WORK TASK -> Could you retype every line of the data underneath without altering anything?

★ ★ ★ ★ ★ ★ ★

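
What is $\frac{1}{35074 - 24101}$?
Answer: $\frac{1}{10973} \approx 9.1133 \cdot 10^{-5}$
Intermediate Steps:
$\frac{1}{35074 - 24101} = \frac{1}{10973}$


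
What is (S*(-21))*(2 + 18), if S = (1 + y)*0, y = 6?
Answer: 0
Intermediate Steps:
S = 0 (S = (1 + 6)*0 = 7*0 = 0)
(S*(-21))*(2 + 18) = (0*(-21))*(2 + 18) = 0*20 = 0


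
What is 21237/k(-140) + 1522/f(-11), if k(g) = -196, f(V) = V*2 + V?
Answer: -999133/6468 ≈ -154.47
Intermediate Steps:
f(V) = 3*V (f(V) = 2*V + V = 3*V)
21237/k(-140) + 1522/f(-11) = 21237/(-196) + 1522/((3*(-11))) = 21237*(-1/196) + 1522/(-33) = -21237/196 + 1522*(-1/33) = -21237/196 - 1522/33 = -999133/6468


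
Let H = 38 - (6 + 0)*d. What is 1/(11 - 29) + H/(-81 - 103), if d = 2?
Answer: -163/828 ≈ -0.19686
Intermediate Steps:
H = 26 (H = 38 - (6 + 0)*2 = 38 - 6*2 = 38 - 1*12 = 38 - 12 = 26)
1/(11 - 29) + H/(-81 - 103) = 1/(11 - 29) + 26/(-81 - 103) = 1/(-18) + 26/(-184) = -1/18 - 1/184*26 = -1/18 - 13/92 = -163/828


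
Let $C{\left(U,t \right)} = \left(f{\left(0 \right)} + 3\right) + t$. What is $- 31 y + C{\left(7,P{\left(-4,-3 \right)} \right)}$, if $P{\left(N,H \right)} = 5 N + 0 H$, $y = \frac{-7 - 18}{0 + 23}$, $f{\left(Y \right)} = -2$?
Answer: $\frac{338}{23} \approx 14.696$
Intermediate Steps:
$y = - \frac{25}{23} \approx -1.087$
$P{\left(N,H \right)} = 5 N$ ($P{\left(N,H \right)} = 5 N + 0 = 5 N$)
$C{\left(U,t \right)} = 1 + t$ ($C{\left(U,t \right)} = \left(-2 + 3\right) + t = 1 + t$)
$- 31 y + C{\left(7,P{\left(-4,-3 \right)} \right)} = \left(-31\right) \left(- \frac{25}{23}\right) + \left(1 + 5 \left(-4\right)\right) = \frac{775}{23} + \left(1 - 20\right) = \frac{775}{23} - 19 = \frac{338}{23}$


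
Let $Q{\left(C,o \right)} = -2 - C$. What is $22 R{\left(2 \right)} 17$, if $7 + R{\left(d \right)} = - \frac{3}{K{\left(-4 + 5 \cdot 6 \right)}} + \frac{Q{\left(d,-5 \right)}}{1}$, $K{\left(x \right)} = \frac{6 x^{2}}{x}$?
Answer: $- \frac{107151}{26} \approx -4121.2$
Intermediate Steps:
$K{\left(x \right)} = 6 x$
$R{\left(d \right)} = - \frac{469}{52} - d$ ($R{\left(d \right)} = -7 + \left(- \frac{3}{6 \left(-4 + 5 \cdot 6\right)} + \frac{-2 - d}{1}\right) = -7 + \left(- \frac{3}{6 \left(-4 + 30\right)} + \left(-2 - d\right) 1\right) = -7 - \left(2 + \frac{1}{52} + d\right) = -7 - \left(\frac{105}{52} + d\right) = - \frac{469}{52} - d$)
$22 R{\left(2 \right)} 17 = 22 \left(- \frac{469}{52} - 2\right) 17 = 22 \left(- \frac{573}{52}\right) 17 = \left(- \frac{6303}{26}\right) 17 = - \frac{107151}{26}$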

★ ★ ★ ★ ★ ★ ★

SOLVED PROBLEM ->
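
What is $\frac{1}{35074 - 24101}$?
Answer: $\frac{1}{10973} \approx 9.1133 \cdot 10^{-5}$
Intermediate Steps:
$\frac{1}{35074 - 24101} = \frac{1}{10973}$


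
What is (S*(-21))*(2 + 18), if S = (1 + y)*0, y = 6?
Answer: 0
Intermediate Steps:
S = 0 (S = (1 + 6)*0 = 7*0 = 0)
(S*(-21))*(2 + 18) = (0*(-21))*(2 + 18) = 0*20 = 0


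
What is 21237/k(-140) + 1522/f(-11), if k(g) = -196, f(V) = V*2 + V?
Answer: -999133/6468 ≈ -154.47
Intermediate Steps:
f(V) = 3*V (f(V) = 2*V + V = 3*V)
21237/k(-140) + 1522/f(-11) = 21237/(-196) + 1522/((3*(-11))) = 21237*(-1/196) + 1522/(-33) = -21237/196 + 1522*(-1/33) = -21237/196 - 1522/33 = -999133/6468


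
Let H = 38 - (6 + 0)*d. What is 1/(11 - 29) + H/(-81 - 103), if d = 2?
Answer: -163/828 ≈ -0.19686
Intermediate Steps:
H = 26 (H = 38 - (6 + 0)*2 = 38 - 6*2 = 38 - 1*12 = 38 - 12 = 26)
1/(11 - 29) + H/(-81 - 103) = 1/(11 - 29) + 26/(-81 - 103) = 1/(-18) + 26/(-184) = -1/18 - 1/184*26 = -1/18 - 13/92 = -163/828


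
Let $C{\left(U,t \right)} = \left(f{\left(0 \right)} + 3\right) + t$. What is $- 31 y + C{\left(7,P{\left(-4,-3 \right)} \right)}$, if $P{\left(N,H \right)} = 5 N + 0 H$, $y = \frac{-7 - 18}{0 + 23}$, $f{\left(Y \right)} = -2$?
Answer: $\frac{338}{23} \approx 14.696$
Intermediate Steps:
$y = - \frac{25}{23} \approx -1.087$
$P{\left(N,H \right)} = 5 N$ ($P{\left(N,H \right)} = 5 N + 0 = 5 N$)
$C{\left(U,t \right)} = 1 + t$ ($C{\left(U,t \right)} = \left(-2 + 3\right) + t = 1 + t$)
$- 31 y + C{\left(7,P{\left(-4,-3 \right)} \right)} = \left(-31\right) \left(- \frac{25}{23}\right) + \left(1 + 5 \left(-4\right)\right) = \frac{775}{23} + \left(1 - 20\right) = \frac{775}{23} - 19 = \frac{338}{23}$


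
Let $Q{\left(C,o \right)} = -2 - C$. What is $22 R{\left(2 \right)} 17$, if $7 + R{\left(d \right)} = - \frac{3}{K{\left(-4 + 5 \cdot 6 \right)}} + \frac{Q{\left(d,-5 \right)}}{1}$, $K{\left(x \right)} = \frac{6 x^{2}}{x}$?
Answer: $- \frac{107151}{26} \approx -4121.2$
Intermediate Steps:
$K{\left(x \right)} = 6 x$
$R{\left(d \right)} = - \frac{469}{52} - d$ ($R{\left(d \right)} = -7 + \left(- \frac{3}{6 \left(-4 + 5 \cdot 6\right)} + \frac{-2 - d}{1}\right) = -7 + \left(- \frac{3}{6 \left(-4 + 30\right)} + \left(-2 - d\right) 1\right) = -7 - \left(2 + \frac{1}{52} + d\right) = -7 - \left(\frac{105}{52} + d\right) = - \frac{469}{52} - d$)
$22 R{\left(2 \right)} 17 = 22 \left(- \frac{469}{52} - 2\right) 17 = 22 \left(- \frac{573}{52}\right) 17 = \left(- \frac{6303}{26}\right) 17 = - \frac{107151}{26}$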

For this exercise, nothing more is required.